** STUDY MATERIAL **

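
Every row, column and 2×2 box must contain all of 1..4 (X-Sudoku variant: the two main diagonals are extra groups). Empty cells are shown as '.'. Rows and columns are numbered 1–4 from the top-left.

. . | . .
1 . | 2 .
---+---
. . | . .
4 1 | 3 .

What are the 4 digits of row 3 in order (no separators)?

2314

row 3, column 2 = 3: row 3 has {}; col 2 has {1}; box has {1,4}; anti-diagonal has {2,4} → only 3 remains.
row 4, column 4 = 2: row 4 has {1,3,4}; col 4 has {}; box has {3}; main diagonal has {} → only 2 remains.
row 1, column 1 = 3: row 1 has {}; col 1 has {1,4}; box has {1}; main diagonal has {2} → only 3 remains.
row 1, column 4 = 1: row 1 has {3}; col 4 has {2}; box has {2}; anti-diagonal has {2,3,4} → only 1 remains.
row 2, column 2 = 4: row 2 has {1,2}; col 2 has {1,3}; box has {1,3}; main diagonal has {2,3} → only 4 remains.
row 2, column 4 = 3: row 2 has {1,2,4}; col 4 has {1,2}; box has {1,2} → only 3 remains.
row 3, column 1 = 2: row 3 has {3}; col 1 has {1,3,4}; box has {1,3,4} → only 2 remains.
row 3, column 3 = 1: row 3 has {2,3}; col 3 has {2,3}; box has {2,3}; main diagonal has {2,3,4} → only 1 remains.
row 3, column 4 = 4: row 3 has {1,2,3}; col 4 has {1,2,3}; box has {1,2,3} → only 4 remains.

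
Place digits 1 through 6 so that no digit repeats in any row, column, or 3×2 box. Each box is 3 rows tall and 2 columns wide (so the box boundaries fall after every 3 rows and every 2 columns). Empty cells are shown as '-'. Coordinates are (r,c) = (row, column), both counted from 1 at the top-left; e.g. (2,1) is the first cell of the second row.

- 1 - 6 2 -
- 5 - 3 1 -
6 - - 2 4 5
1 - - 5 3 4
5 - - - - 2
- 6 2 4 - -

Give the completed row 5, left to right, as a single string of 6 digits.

(1,6) = 3: row 1 has {1,2,6}; col 6 has {2,4,5}; box has {1,2,4,5} → only 3 remains.
(2,3) = 4: row 2 has {1,3,5}; col 3 has {2}; box has {2,3,6} → only 4 remains.
(2,6) = 6: row 2 has {1,3,4,5}; col 6 has {2,3,4,5}; box has {1,2,3,4,5} → only 6 remains.
(3,2) = 3: row 3 has {2,4,5,6}; col 2 has {1,5,6}; box has {1,5,6} → only 3 remains.
(3,3) = 1: row 3 has {2,3,4,5,6}; col 3 has {2,4}; box has {2,3,4,6} → only 1 remains.
(4,2) = 2: row 4 has {1,3,4,5}; col 2 has {1,3,5,6}; box has {1,5,6} → only 2 remains.
(4,3) = 6: row 4 has {1,2,3,4,5}; col 3 has {1,2,4}; box has {2,4,5} → only 6 remains.
(5,2) = 4: row 5 has {2,5}; col 2 has {1,2,3,5,6}; box has {1,2,5,6} → only 4 remains.
(5,3) = 3: row 5 has {2,4,5}; col 3 has {1,2,4,6}; box has {2,4,5,6} → only 3 remains.
(5,4) = 1: row 5 has {2,3,4,5}; col 4 has {2,3,4,5,6}; box has {2,3,4,5,6} → only 1 remains.
(5,5) = 6: row 5 has {1,2,3,4,5}; col 5 has {1,2,3,4}; box has {2,3,4} → only 6 remains.

543162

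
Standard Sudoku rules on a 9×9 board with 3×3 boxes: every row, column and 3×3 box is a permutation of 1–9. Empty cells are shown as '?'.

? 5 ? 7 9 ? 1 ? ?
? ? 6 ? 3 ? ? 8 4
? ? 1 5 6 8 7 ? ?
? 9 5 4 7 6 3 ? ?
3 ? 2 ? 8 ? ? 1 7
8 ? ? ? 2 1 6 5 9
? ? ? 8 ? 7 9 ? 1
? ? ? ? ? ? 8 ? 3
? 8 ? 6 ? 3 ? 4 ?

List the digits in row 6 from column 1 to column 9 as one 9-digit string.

847321659

r2c6 = 2: row 2 has {3,4,6,8}; col 6 has {1,3,6,7,8}; box has {3,5,6,7,8,9} → only 2 remains.
r2c7 = 5: row 2 has {2,3,4,6,8}; col 7 has {1,3,6,7,8,9}; box has {1,4,7,8} → only 5 remains.
r3c9 = 2: row 3 has {1,5,6,7,8}; col 9 has {1,3,4,7,9}; box has {1,4,5,7,8} → only 2 remains.
r4c1 = 1: row 4 has {3,4,5,6,7,9}; col 1 has {3,8}; box has {2,3,5,8,9} → only 1 remains.
r4c8 = 2: row 4 has {1,3,4,5,6,7,9}; col 8 has {1,4,5,8}; box has {1,3,5,6,7,9} → only 2 remains.
r4c9 = 8: row 4 has {1,2,3,4,5,6,7,9}; col 9 has {1,2,3,4,7,9}; box has {1,2,3,5,6,7,9} → only 8 remains.
r5c4 = 9: row 5 has {1,2,3,7,8}; col 4 has {4,5,6,7,8}; box has {1,2,4,6,7,8} → only 9 remains.
r5c6 = 5: row 5 has {1,2,3,7,8,9}; col 6 has {1,2,3,6,7,8}; box has {1,2,4,6,7,8,9} → only 5 remains.
r5c7 = 4: row 5 has {1,2,3,5,7,8,9}; col 7 has {1,3,5,6,7,8,9}; box has {1,2,3,5,6,7,8,9} → only 4 remains.
r6c4 = 3: row 6 has {1,2,5,6,8,9}; col 4 has {4,5,6,7,8,9}; box has {1,2,4,5,6,7,8,9} → only 3 remains.
r7c8 = 6: row 7 has {1,7,8,9}; col 8 has {1,2,4,5,8}; box has {1,3,4,8,9} → only 6 remains.
r8c8 = 7: row 8 has {3,8}; col 8 has {1,2,4,5,6,8}; box has {1,3,4,6,8,9} → only 7 remains.
r9c7 = 2: row 9 has {3,4,6,8}; col 7 has {1,3,4,5,6,7,8,9}; box has {1,3,4,6,7,8,9} → only 2 remains.
r9c9 = 5: row 9 has {2,3,4,6,8}; col 9 has {1,2,3,4,7,8,9}; box has {1,2,3,4,6,7,8,9} → only 5 remains.
r1c6 = 4: row 1 has {1,5,7,9}; col 6 has {1,2,3,5,6,7,8}; box has {2,3,5,6,7,8,9} → only 4 remains.
r1c8 = 3: row 1 has {1,4,5,7,9}; col 8 has {1,2,4,5,6,7,8}; box has {1,2,4,5,7,8} → only 3 remains.
r1c9 = 6: row 1 has {1,3,4,5,7,9}; col 9 has {1,2,3,4,5,7,8,9}; box has {1,2,3,4,5,7,8} → only 6 remains.
r2c2 = 7: row 2 has {2,3,4,5,6,8}; col 2 has {5,8,9}; box has {1,5,6} → only 7 remains.
r2c4 = 1: row 2 has {2,3,4,5,6,7,8}; col 4 has {3,4,5,6,7,8,9}; box has {2,3,4,5,6,7,8,9} → only 1 remains.
r3c8 = 9: row 3 has {1,2,5,6,7,8}; col 8 has {1,2,3,4,5,6,7,8}; box has {1,2,3,4,5,6,7,8} → only 9 remains.
r5c2 = 6: row 5 has {1,2,3,4,5,7,8,9}; col 2 has {5,7,8,9}; box has {1,2,3,5,8,9} → only 6 remains.
r6c2 = 4: row 6 has {1,2,3,5,6,8,9}; col 2 has {5,6,7,8,9}; box has {1,2,3,5,6,8,9} → only 4 remains.
r6c3 = 7: row 6 has {1,2,3,4,5,6,8,9}; col 3 has {1,2,5,6}; box has {1,2,3,4,5,6,8,9} → only 7 remains.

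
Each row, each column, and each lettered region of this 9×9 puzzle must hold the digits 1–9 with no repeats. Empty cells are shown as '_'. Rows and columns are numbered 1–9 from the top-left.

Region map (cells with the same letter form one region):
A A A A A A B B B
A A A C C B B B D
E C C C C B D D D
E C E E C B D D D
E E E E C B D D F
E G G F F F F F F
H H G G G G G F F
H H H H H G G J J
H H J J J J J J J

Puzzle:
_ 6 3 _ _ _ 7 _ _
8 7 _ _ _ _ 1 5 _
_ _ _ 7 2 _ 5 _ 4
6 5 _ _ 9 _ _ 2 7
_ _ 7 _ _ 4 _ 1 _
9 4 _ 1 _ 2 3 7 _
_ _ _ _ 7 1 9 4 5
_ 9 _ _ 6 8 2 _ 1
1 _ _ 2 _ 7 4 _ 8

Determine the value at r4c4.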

** WHAT YOU HAVE TO DO **
The final stretch of the listing, from the line containing "E C C C C B D D D" through its last line, both included, is to be output exactly and by itself.

** RESPONSE BOX **
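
E C C C C B D D D
E C E E C B D D D
E E E E C B D D F
E G G F F F F F F
H H G G G G G F F
H H H H H G G J J
H H J J J J J J J

Puzzle:
_ 6 3 _ _ _ 7 _ _
8 7 _ _ _ _ 1 5 _
_ _ _ 7 2 _ 5 _ 4
6 5 _ _ 9 _ _ 2 7
_ _ 7 _ _ 4 _ 1 _
9 4 _ 1 _ 2 3 7 _
_ _ _ _ 7 1 9 4 5
_ 9 _ _ 6 8 2 _ 1
1 _ _ 2 _ 7 4 _ 8

Determine the value at r4c4.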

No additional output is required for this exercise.